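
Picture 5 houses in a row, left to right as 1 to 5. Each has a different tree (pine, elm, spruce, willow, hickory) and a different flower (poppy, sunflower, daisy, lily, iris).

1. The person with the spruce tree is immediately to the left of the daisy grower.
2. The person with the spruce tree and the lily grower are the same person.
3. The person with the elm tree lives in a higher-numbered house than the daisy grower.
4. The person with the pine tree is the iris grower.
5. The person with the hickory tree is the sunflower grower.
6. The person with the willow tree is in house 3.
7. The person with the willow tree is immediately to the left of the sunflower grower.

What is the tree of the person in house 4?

Clue 6: the person with the willow tree is in house 3.
By clue 7, the sunflower grower is in house 4.
From clue 5, the person with the hickory tree must be in house 4.
That leaves elm as the tree for house 5.
House 5's flower must be poppy (nothing else left).
House 3's flower must be daisy (nothing else left).
By clue 1, the person with the spruce tree is in house 2.
By clue 2, the lily grower is in house 2.
The only tree still possible for house 1 is pine.
So house 1 gets iris for flower.
So: house 1 = pine/iris, house 2 = spruce/lily, house 3 = willow/daisy, house 4 = hickory/sunflower, house 5 = elm/poppy.

hickory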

• EXERCISE BRIEF:
Copy all lines from the material that hold "immediately".

• WRITTEN RESPONSE:
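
1. The person with the spruce tree is immediately to the left of the daisy grower.
7. The person with the willow tree is immediately to the left of the sunflower grower.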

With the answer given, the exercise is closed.